▶ MATERIAL PROVIDED
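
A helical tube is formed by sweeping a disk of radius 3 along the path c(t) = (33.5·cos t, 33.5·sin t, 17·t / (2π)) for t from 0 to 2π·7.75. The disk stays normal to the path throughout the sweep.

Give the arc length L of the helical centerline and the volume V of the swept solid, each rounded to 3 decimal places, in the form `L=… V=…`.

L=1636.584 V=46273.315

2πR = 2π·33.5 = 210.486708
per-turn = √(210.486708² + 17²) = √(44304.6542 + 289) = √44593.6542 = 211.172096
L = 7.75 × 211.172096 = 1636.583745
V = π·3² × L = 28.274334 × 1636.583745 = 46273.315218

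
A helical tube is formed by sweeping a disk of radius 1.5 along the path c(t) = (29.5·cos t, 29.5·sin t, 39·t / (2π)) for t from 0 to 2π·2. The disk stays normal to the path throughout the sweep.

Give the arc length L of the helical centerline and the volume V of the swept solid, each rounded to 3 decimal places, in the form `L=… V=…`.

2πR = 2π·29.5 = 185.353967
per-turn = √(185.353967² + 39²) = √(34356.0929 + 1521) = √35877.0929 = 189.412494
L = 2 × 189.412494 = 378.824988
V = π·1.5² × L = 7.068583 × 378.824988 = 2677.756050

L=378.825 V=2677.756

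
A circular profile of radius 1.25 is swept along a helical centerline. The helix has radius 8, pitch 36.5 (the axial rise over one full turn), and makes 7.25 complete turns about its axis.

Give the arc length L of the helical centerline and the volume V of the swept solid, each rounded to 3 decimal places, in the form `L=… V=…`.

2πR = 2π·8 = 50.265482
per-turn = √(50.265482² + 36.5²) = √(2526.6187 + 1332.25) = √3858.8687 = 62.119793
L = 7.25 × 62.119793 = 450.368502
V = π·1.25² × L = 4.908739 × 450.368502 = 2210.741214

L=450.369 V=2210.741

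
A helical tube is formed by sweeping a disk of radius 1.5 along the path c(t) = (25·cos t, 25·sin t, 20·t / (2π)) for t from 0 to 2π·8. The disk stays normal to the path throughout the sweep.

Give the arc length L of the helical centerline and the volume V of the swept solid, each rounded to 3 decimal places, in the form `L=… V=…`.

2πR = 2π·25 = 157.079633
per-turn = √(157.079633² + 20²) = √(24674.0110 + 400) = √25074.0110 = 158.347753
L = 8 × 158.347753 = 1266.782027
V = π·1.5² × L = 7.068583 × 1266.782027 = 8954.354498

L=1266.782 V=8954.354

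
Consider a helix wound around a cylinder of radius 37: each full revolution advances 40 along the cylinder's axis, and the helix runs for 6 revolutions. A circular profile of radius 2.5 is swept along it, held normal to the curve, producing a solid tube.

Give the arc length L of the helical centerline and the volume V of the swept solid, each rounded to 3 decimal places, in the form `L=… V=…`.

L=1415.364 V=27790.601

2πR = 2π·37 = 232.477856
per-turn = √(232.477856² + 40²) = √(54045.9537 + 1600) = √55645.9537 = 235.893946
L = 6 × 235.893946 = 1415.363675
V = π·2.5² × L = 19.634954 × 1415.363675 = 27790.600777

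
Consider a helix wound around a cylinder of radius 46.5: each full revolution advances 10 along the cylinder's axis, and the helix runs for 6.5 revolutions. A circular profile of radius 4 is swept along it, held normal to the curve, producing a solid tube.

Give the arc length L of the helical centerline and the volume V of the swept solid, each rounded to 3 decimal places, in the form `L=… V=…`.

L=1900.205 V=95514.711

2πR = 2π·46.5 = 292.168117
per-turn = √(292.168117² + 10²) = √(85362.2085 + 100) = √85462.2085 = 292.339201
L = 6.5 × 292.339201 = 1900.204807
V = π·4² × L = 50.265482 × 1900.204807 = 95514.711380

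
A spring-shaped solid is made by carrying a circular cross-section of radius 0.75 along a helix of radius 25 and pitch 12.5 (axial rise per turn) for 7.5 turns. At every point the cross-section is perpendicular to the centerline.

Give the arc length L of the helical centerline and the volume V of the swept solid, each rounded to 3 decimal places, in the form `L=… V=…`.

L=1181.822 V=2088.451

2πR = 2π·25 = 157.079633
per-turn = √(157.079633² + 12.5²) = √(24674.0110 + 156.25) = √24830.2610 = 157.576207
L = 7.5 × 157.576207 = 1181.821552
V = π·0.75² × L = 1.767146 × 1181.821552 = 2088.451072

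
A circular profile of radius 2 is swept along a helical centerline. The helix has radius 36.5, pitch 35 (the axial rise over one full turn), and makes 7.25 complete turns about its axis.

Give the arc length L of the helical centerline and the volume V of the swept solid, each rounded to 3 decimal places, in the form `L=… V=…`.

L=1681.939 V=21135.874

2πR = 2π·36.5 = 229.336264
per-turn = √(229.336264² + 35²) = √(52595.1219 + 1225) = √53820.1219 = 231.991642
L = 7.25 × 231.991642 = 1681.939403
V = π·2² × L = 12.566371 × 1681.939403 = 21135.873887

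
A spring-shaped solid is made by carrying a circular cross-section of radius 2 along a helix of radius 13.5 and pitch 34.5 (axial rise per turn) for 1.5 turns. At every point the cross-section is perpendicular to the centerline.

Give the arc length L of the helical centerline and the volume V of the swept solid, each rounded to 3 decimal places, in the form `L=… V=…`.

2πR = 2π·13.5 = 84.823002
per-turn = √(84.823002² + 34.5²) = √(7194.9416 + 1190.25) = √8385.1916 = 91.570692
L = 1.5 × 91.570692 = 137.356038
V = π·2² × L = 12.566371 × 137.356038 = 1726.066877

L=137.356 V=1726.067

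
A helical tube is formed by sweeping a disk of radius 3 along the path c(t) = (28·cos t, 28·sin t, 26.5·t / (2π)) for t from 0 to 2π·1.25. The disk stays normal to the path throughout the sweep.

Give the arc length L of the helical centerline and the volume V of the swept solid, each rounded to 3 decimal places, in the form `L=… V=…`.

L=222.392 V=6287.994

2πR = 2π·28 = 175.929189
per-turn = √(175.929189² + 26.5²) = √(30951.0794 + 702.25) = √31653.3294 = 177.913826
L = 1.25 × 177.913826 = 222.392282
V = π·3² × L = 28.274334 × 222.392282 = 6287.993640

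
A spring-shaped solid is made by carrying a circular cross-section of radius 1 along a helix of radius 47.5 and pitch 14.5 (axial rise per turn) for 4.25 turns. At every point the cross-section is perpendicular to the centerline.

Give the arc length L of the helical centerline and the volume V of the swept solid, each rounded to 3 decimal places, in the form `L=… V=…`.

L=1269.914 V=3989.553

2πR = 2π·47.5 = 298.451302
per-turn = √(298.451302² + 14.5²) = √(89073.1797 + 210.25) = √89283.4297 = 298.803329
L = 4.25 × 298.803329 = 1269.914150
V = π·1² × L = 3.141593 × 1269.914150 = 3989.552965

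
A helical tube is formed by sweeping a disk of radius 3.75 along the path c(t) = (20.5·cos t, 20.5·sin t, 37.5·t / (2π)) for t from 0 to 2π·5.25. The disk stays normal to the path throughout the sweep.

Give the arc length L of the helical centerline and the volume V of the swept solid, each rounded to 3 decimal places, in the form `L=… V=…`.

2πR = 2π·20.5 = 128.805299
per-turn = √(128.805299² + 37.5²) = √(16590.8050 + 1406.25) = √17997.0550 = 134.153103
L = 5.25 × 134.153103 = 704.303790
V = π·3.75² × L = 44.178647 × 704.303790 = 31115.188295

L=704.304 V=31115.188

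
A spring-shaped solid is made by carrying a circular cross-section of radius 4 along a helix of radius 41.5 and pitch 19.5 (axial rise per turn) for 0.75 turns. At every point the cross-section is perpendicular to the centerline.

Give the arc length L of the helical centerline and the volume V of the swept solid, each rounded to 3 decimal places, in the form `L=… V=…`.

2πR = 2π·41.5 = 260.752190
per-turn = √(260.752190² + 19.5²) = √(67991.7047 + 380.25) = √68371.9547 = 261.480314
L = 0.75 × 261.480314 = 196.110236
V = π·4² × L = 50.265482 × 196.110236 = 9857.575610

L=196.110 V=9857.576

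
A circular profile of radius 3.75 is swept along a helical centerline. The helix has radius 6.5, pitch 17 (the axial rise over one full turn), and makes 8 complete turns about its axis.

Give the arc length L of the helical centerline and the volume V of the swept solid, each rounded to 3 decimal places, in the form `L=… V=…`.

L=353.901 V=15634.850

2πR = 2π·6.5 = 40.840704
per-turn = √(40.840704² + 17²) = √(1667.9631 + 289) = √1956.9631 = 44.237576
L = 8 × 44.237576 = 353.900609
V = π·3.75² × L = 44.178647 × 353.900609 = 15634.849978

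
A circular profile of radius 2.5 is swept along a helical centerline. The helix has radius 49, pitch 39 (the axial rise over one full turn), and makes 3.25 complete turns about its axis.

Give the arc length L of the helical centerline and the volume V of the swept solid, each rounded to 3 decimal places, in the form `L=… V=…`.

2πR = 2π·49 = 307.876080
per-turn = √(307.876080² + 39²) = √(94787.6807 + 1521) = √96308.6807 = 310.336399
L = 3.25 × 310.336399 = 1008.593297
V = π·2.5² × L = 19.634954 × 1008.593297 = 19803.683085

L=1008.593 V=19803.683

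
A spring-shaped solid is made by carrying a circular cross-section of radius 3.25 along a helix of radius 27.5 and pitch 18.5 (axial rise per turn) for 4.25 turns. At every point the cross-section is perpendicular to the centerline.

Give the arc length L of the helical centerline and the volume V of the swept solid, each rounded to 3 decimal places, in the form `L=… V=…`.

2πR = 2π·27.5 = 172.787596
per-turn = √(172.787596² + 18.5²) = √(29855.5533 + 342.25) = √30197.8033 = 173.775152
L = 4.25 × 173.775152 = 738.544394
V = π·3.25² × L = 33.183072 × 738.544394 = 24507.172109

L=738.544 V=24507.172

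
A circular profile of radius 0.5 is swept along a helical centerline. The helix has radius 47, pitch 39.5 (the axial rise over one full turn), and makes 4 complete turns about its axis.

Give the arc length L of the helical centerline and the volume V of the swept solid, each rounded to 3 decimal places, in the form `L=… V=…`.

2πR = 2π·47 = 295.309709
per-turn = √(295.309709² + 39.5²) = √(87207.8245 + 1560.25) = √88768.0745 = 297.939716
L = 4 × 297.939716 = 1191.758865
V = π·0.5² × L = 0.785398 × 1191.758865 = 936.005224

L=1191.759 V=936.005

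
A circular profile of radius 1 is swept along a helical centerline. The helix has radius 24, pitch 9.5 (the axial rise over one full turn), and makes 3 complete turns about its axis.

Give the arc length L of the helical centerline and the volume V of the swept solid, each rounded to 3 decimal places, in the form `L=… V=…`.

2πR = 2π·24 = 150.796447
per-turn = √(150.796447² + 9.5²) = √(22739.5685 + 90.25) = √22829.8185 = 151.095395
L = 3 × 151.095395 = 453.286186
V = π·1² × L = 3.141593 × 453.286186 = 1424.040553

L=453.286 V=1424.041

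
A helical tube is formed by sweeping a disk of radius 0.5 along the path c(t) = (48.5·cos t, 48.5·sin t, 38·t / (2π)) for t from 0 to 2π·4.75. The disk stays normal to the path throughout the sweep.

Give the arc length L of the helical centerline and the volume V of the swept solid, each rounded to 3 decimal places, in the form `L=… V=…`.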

▶ EXERCISE INSTRUCTIONS
Starting from the first line of the records above, retype each line exactly up to and including the one that contains "c(t) = (29.5·cos", and nothing more.

▶ OUTPUT
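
A helical tube is formed by sweeping a disk of radius 3 along the path c(t) = (33.5·cos t, 33.5·sin t, 17·t / (2π)) for t from 0 to 2π·7.75. The disk stays normal to the path throughout the sweep.

Give the arc length L of the helical centerline and the volume V of the swept solid, each rounded to 3 decimal places, in the form `L=… V=…`.

L=1636.584 V=46273.315

2πR = 2π·33.5 = 210.486708
per-turn = √(210.486708² + 17²) = √(44304.6542 + 289) = √44593.6542 = 211.172096
L = 7.75 × 211.172096 = 1636.583745
V = π·3² × L = 28.274334 × 1636.583745 = 46273.315218

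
A helical tube is formed by sweeping a disk of radius 1.5 along the path c(t) = (29.5·cos t, 29.5·sin t, 39·t / (2π)) for t from 0 to 2π·2. The disk stays normal to the path throughout the sweep.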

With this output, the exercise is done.